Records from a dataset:
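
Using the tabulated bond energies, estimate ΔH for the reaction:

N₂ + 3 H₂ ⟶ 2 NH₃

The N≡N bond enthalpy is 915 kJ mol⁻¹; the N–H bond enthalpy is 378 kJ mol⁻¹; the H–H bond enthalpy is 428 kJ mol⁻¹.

Bonds broken (reactants):
  H–H: 3 × 428 = 1284
  N≡N: 1 × 915 = 915
  Σ(broken) = 2199 kJ
Bonds formed (products):
  N–H: 6 × 378 = 2268
  Σ(formed) = 2268 kJ
ΔH = Σ(broken) − Σ(formed) = 2199 − 2268 = −69 kJ

ΔH ≈ −69 kJ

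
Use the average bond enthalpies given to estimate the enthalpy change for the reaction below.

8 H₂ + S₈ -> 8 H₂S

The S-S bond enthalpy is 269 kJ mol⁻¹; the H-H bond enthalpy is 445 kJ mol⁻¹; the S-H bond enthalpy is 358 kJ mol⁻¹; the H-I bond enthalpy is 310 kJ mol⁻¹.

ΔH ≈ −16 kJ

Bonds broken (reactants):
  H-H: 8 × 445 = 3560
  S-S: 8 × 269 = 2152
  Σ(broken) = 5712 kJ
Bonds formed (products):
  S-H: 16 × 358 = 5728
  Σ(formed) = 5728 kJ
ΔH = Σ(broken) − Σ(formed) = 5712 − 5728 = −16 kJ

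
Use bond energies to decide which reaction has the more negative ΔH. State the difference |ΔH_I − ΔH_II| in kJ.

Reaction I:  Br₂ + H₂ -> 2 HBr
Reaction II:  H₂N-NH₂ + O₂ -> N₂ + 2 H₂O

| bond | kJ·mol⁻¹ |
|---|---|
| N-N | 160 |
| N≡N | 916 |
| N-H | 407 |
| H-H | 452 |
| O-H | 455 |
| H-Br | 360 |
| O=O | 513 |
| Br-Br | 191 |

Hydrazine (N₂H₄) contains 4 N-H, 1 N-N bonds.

Reaction I:
  Bonds broken (reactants):
    Br-Br: 1 × 191 = 191
    H-H: 1 × 452 = 452
    Σ(broken) = 643 kJ
  Bonds formed (products):
    H-Br: 2 × 360 = 720
    Σ(formed) = 720 kJ
  ΔH_I = 643 − 720 = −77 kJ
Reaction II:
  Bonds broken (reactants):
    N-H: 4 × 407 = 1628
    N-N: 1 × 160 = 160
    O=O: 1 × 513 = 513
    Σ(broken) = 2301 kJ
  Bonds formed (products):
    N≡N: 1 × 916 = 916
    O-H: 4 × 455 = 1820
    Σ(formed) = 2736 kJ
  ΔH_II = 2301 − 2736 = −435 kJ
ΔH_I − ΔH_II = +358 kJ, so reaction II has the more negative ΔH; |ΔH_I − ΔH_II| = 358 kJ.

Reaction II, by 358 kJ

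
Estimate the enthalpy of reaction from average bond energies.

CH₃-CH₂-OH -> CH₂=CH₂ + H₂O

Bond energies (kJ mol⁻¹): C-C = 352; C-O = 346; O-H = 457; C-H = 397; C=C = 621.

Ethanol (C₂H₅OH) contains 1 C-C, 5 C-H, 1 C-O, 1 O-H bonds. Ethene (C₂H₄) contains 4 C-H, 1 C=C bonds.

Bonds broken (reactants):
  C-C: 1 × 352 = 352
  C-H: 5 × 397 = 1985
  C-O: 1 × 346 = 346
  O-H: 1 × 457 = 457
  Σ(broken) = 3140 kJ
Bonds formed (products):
  C-H: 4 × 397 = 1588
  C=C: 1 × 621 = 621
  O-H: 2 × 457 = 914
  Σ(formed) = 3123 kJ
ΔH = Σ(broken) − Σ(formed) = 3140 − 3123 = +17 kJ

ΔH ≈ +17 kJ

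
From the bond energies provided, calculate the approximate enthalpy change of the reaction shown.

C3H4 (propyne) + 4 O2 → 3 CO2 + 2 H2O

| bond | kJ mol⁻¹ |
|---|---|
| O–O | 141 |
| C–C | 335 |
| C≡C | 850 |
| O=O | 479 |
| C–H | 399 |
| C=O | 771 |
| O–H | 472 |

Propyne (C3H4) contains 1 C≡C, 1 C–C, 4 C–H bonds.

ΔH ≈ −1817 kJ

Bonds broken (reactants):
  C≡C: 1 × 850 = 850
  C–C: 1 × 335 = 335
  C–H: 4 × 399 = 1596
  O=O: 4 × 479 = 1916
  Σ(broken) = 4697 kJ
Bonds formed (products):
  C=O: 6 × 771 = 4626
  O–H: 4 × 472 = 1888
  Σ(formed) = 6514 kJ
ΔH = Σ(broken) − Σ(formed) = 4697 − 6514 = −1817 kJ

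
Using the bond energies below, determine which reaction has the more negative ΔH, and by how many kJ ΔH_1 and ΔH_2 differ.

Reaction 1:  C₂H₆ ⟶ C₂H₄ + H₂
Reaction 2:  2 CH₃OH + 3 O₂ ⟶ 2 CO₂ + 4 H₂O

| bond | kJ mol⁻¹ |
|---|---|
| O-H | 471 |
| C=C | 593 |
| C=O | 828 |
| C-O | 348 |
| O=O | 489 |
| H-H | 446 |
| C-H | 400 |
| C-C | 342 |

Reaction 1:
  Bonds broken (reactants):
    C-C: 1 × 342 = 342
    C-H: 6 × 400 = 2400
    Σ(broken) = 2742 kJ
  Bonds formed (products):
    C-H: 4 × 400 = 1600
    C=C: 1 × 593 = 593
    H-H: 1 × 446 = 446
    Σ(formed) = 2639 kJ
  ΔH_1 = 2742 − 2639 = +103 kJ
Reaction 2:
  Bonds broken (reactants):
    C-H: 6 × 400 = 2400
    C-O: 2 × 348 = 696
    O-H: 2 × 471 = 942
    O=O: 3 × 489 = 1467
    Σ(broken) = 5505 kJ
  Bonds formed (products):
    C=O: 4 × 828 = 3312
    O-H: 8 × 471 = 3768
    Σ(formed) = 7080 kJ
  ΔH_2 = 5505 − 7080 = −1575 kJ
ΔH_1 − ΔH_2 = +1678 kJ, so reaction 2 has the more negative ΔH; |ΔH_1 − ΔH_2| = 1678 kJ.

Reaction 2, by 1678 kJ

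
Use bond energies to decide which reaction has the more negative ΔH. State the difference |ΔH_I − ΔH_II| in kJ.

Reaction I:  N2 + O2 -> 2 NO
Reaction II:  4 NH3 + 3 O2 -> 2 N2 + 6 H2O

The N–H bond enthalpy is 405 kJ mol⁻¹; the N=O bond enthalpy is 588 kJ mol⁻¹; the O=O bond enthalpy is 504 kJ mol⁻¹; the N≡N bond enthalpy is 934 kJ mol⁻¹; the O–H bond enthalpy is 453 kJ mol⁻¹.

Reaction II, by 1194 kJ

Reaction I:
  Bonds broken (reactants):
    N≡N: 1 × 934 = 934
    O=O: 1 × 504 = 504
    Σ(broken) = 1438 kJ
  Bonds formed (products):
    N=O: 2 × 588 = 1176
    Σ(formed) = 1176 kJ
  ΔH_I = 1438 − 1176 = +262 kJ
Reaction II:
  Bonds broken (reactants):
    N–H: 12 × 405 = 4860
    O=O: 3 × 504 = 1512
    Σ(broken) = 6372 kJ
  Bonds formed (products):
    N≡N: 2 × 934 = 1868
    O–H: 12 × 453 = 5436
    Σ(formed) = 7304 kJ
  ΔH_II = 6372 − 7304 = −932 kJ
ΔH_I − ΔH_II = +1194 kJ, so reaction II has the more negative ΔH; |ΔH_I − ΔH_II| = 1194 kJ.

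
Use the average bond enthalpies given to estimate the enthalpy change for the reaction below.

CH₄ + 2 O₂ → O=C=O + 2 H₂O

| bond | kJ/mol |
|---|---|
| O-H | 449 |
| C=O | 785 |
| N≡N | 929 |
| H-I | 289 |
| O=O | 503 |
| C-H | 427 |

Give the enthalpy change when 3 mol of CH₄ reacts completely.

Bonds broken (reactants):
  C-H: 4 × 427 = 1708
  O=O: 2 × 503 = 1006
  Σ(broken) = 2714 kJ
Bonds formed (products):
  C=O: 2 × 785 = 1570
  O-H: 4 × 449 = 1796
  Σ(formed) = 3366 kJ
ΔH = Σ(broken) − Σ(formed) = 2714 − 3366 = −652 kJ
For 3× the reaction as written: 3 × (−652) = −1956 kJ

ΔH = −1956 kJ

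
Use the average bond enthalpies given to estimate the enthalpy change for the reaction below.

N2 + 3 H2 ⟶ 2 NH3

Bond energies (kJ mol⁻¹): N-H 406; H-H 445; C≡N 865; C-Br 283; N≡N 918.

ΔH ≈ −183 kJ

Bonds broken (reactants):
  H-H: 3 × 445 = 1335
  N≡N: 1 × 918 = 918
  Σ(broken) = 2253 kJ
Bonds formed (products):
  N-H: 6 × 406 = 2436
  Σ(formed) = 2436 kJ
ΔH = Σ(broken) − Σ(formed) = 2253 − 2436 = −183 kJ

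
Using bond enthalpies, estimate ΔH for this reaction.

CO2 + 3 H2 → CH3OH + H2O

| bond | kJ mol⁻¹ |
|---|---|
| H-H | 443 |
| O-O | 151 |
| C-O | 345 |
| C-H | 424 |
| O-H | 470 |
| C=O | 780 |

ΔH ≈ −138 kJ

Bonds broken (reactants):
  C=O: 2 × 780 = 1560
  H-H: 3 × 443 = 1329
  Σ(broken) = 2889 kJ
Bonds formed (products):
  C-H: 3 × 424 = 1272
  C-O: 1 × 345 = 345
  O-H: 3 × 470 = 1410
  Σ(formed) = 3027 kJ
ΔH = Σ(broken) − Σ(formed) = 2889 − 3027 = −138 kJ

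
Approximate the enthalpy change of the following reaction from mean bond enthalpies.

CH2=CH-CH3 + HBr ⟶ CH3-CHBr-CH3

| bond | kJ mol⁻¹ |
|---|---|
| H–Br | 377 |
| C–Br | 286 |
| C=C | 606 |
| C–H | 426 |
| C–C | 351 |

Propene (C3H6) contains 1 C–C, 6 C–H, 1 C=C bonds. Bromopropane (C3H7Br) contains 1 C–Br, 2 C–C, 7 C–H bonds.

ΔH ≈ −80 kJ

Bonds broken (reactants):
  C–C: 1 × 351 = 351
  C–H: 6 × 426 = 2556
  C=C: 1 × 606 = 606
  H–Br: 1 × 377 = 377
  Σ(broken) = 3890 kJ
Bonds formed (products):
  C–Br: 1 × 286 = 286
  C–C: 2 × 351 = 702
  C–H: 7 × 426 = 2982
  Σ(formed) = 3970 kJ
ΔH = Σ(broken) − Σ(formed) = 3890 − 3970 = −80 kJ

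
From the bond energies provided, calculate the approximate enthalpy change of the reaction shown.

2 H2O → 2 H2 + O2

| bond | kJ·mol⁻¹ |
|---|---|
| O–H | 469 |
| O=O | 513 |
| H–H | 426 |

ΔH ≈ +511 kJ

Bonds broken (reactants):
  O–H: 4 × 469 = 1876
  Σ(broken) = 1876 kJ
Bonds formed (products):
  H–H: 2 × 426 = 852
  O=O: 1 × 513 = 513
  Σ(formed) = 1365 kJ
ΔH = Σ(broken) − Σ(formed) = 1876 − 1365 = +511 kJ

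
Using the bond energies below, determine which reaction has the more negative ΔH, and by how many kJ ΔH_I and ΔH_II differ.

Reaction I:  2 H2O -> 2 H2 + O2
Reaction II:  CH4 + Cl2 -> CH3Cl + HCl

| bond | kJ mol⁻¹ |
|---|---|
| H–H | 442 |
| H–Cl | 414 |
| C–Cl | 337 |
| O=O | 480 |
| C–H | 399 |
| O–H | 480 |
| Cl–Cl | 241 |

Reaction II, by 667 kJ

Reaction I:
  Bonds broken (reactants):
    O–H: 4 × 480 = 1920
    Σ(broken) = 1920 kJ
  Bonds formed (products):
    H–H: 2 × 442 = 884
    O=O: 1 × 480 = 480
    Σ(formed) = 1364 kJ
  ΔH_I = 1920 − 1364 = +556 kJ
Reaction II:
  Bonds broken (reactants):
    C–H: 4 × 399 = 1596
    Cl–Cl: 1 × 241 = 241
    Σ(broken) = 1837 kJ
  Bonds formed (products):
    C–Cl: 1 × 337 = 337
    C–H: 3 × 399 = 1197
    H–Cl: 1 × 414 = 414
    Σ(formed) = 1948 kJ
  ΔH_II = 1837 − 1948 = −111 kJ
ΔH_I − ΔH_II = +667 kJ, so reaction II has the more negative ΔH; |ΔH_I − ΔH_II| = 667 kJ.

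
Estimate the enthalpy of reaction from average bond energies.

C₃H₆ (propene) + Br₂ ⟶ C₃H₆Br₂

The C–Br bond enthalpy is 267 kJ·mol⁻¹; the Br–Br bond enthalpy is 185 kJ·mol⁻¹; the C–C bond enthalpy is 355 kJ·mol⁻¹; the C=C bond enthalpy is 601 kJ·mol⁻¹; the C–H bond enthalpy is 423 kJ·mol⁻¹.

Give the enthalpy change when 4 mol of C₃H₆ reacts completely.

ΔH = −412 kJ

Bonds broken (reactants):
  Br–Br: 1 × 185 = 185
  C–C: 1 × 355 = 355
  C–H: 6 × 423 = 2538
  C=C: 1 × 601 = 601
  Σ(broken) = 3679 kJ
Bonds formed (products):
  C–Br: 2 × 267 = 534
  C–C: 2 × 355 = 710
  C–H: 6 × 423 = 2538
  Σ(formed) = 3782 kJ
ΔH = Σ(broken) − Σ(formed) = 3679 − 3782 = −103 kJ
For 4× the reaction as written: 4 × (−103) = −412 kJ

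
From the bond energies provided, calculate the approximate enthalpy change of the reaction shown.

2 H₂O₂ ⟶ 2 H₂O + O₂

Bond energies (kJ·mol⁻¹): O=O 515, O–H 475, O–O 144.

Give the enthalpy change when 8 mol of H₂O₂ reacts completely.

ΔH = −908 kJ

Bonds broken (reactants):
  O–H: 4 × 475 = 1900
  O–O: 2 × 144 = 288
  Σ(broken) = 2188 kJ
Bonds formed (products):
  O–H: 4 × 475 = 1900
  O=O: 1 × 515 = 515
  Σ(formed) = 2415 kJ
ΔH = Σ(broken) − Σ(formed) = 2188 − 2415 = −227 kJ
For 4× the reaction as written: 4 × (−227) = −908 kJ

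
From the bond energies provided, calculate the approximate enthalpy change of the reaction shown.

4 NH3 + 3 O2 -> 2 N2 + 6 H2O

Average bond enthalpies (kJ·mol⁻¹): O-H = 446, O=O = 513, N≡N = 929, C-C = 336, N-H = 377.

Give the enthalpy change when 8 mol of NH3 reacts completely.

ΔH = −2294 kJ

Bonds broken (reactants):
  N-H: 12 × 377 = 4524
  O=O: 3 × 513 = 1539
  Σ(broken) = 6063 kJ
Bonds formed (products):
  N≡N: 2 × 929 = 1858
  O-H: 12 × 446 = 5352
  Σ(formed) = 7210 kJ
ΔH = Σ(broken) − Σ(formed) = 6063 − 7210 = −1147 kJ
For 2× the reaction as written: 2 × (−1147) = −2294 kJ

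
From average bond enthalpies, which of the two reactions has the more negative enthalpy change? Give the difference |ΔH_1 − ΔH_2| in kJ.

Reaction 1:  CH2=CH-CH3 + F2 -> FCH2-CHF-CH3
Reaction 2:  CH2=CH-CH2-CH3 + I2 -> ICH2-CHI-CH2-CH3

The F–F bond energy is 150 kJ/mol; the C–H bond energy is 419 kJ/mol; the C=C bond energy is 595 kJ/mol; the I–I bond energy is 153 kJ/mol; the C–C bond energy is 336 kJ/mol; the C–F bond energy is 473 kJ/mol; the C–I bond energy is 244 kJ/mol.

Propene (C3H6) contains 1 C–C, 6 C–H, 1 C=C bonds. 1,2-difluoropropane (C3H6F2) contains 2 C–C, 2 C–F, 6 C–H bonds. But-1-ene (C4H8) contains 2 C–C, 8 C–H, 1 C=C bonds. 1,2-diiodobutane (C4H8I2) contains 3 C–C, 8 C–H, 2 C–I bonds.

Reaction 1, by 461 kJ

Reaction 1:
  Bonds broken (reactants):
    C–C: 1 × 336 = 336
    C–H: 6 × 419 = 2514
    C=C: 1 × 595 = 595
    F–F: 1 × 150 = 150
    Σ(broken) = 3595 kJ
  Bonds formed (products):
    C–C: 2 × 336 = 672
    C–F: 2 × 473 = 946
    C–H: 6 × 419 = 2514
    Σ(formed) = 4132 kJ
  ΔH_1 = 3595 − 4132 = −537 kJ
Reaction 2:
  Bonds broken (reactants):
    C–C: 2 × 336 = 672
    C–H: 8 × 419 = 3352
    C=C: 1 × 595 = 595
    I–I: 1 × 153 = 153
    Σ(broken) = 4772 kJ
  Bonds formed (products):
    C–C: 3 × 336 = 1008
    C–H: 8 × 419 = 3352
    C–I: 2 × 244 = 488
    Σ(formed) = 4848 kJ
  ΔH_2 = 4772 − 4848 = −76 kJ
ΔH_1 − ΔH_2 = −461 kJ, so reaction 1 has the more negative ΔH; |ΔH_1 − ΔH_2| = 461 kJ.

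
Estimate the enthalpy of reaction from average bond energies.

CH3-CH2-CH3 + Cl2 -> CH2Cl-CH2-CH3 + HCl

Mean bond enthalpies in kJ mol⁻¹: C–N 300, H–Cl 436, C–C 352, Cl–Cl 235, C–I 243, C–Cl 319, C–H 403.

Bonds broken (reactants):
  C–C: 2 × 352 = 704
  C–H: 8 × 403 = 3224
  Cl–Cl: 1 × 235 = 235
  Σ(broken) = 4163 kJ
Bonds formed (products):
  C–C: 2 × 352 = 704
  C–Cl: 1 × 319 = 319
  C–H: 7 × 403 = 2821
  H–Cl: 1 × 436 = 436
  Σ(formed) = 4280 kJ
ΔH = Σ(broken) − Σ(formed) = 4163 − 4280 = −117 kJ

ΔH ≈ −117 kJ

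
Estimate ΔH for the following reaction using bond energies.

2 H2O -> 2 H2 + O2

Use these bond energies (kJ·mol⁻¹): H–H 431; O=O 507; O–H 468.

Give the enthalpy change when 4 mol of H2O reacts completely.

ΔH = +1006 kJ

Bonds broken (reactants):
  O–H: 4 × 468 = 1872
  Σ(broken) = 1872 kJ
Bonds formed (products):
  H–H: 2 × 431 = 862
  O=O: 1 × 507 = 507
  Σ(formed) = 1369 kJ
ΔH = Σ(broken) − Σ(formed) = 1872 − 1369 = +503 kJ
For 2× the reaction as written: 2 × (+503) = +1006 kJ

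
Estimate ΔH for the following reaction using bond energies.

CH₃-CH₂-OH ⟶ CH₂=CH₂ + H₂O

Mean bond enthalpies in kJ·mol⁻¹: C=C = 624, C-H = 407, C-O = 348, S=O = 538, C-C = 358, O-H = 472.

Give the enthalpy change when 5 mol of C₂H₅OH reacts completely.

Bonds broken (reactants):
  C-C: 1 × 358 = 358
  C-H: 5 × 407 = 2035
  C-O: 1 × 348 = 348
  O-H: 1 × 472 = 472
  Σ(broken) = 3213 kJ
Bonds formed (products):
  C-H: 4 × 407 = 1628
  C=C: 1 × 624 = 624
  O-H: 2 × 472 = 944
  Σ(formed) = 3196 kJ
ΔH = Σ(broken) − Σ(formed) = 3213 − 3196 = +17 kJ
For 5× the reaction as written: 5 × (+17) = +85 kJ

ΔH = +85 kJ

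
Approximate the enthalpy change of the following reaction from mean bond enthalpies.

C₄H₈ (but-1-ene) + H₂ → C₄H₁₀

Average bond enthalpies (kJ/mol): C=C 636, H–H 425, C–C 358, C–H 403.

ΔH ≈ −103 kJ

Bonds broken (reactants):
  C–C: 2 × 358 = 716
  C–H: 8 × 403 = 3224
  C=C: 1 × 636 = 636
  H–H: 1 × 425 = 425
  Σ(broken) = 5001 kJ
Bonds formed (products):
  C–C: 3 × 358 = 1074
  C–H: 10 × 403 = 4030
  Σ(formed) = 5104 kJ
ΔH = Σ(broken) − Σ(formed) = 5001 − 5104 = −103 kJ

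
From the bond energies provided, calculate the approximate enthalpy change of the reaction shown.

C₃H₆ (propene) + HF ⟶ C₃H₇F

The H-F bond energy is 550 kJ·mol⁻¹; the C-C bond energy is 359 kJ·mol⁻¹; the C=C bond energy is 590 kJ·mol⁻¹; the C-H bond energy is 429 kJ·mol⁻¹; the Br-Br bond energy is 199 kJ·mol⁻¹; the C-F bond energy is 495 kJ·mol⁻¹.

Bonds broken (reactants):
  C-C: 1 × 359 = 359
  C-H: 6 × 429 = 2574
  C=C: 1 × 590 = 590
  H-F: 1 × 550 = 550
  Σ(broken) = 4073 kJ
Bonds formed (products):
  C-C: 2 × 359 = 718
  C-F: 1 × 495 = 495
  C-H: 7 × 429 = 3003
  Σ(formed) = 4216 kJ
ΔH = Σ(broken) − Σ(formed) = 4073 − 4216 = −143 kJ

ΔH ≈ −143 kJ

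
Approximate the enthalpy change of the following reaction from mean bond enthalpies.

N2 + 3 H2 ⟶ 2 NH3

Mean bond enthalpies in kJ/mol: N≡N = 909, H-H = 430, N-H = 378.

Bonds broken (reactants):
  H-H: 3 × 430 = 1290
  N≡N: 1 × 909 = 909
  Σ(broken) = 2199 kJ
Bonds formed (products):
  N-H: 6 × 378 = 2268
  Σ(formed) = 2268 kJ
ΔH = Σ(broken) − Σ(formed) = 2199 − 2268 = −69 kJ

ΔH ≈ −69 kJ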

**Task prompt**: Keeping every character as it is, restate the lines above that run from the line with "CH3Cl + HCl" through the line with "O–H | 480 |", both included, and nothing else.

**Response box**:
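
Reaction II:  CH4 + Cl2 -> CH3Cl + HCl

| bond | kJ mol⁻¹ |
|---|---|
| H–H | 442 |
| H–Cl | 414 |
| C–Cl | 337 |
| O=O | 480 |
| C–H | 399 |
| O–H | 480 |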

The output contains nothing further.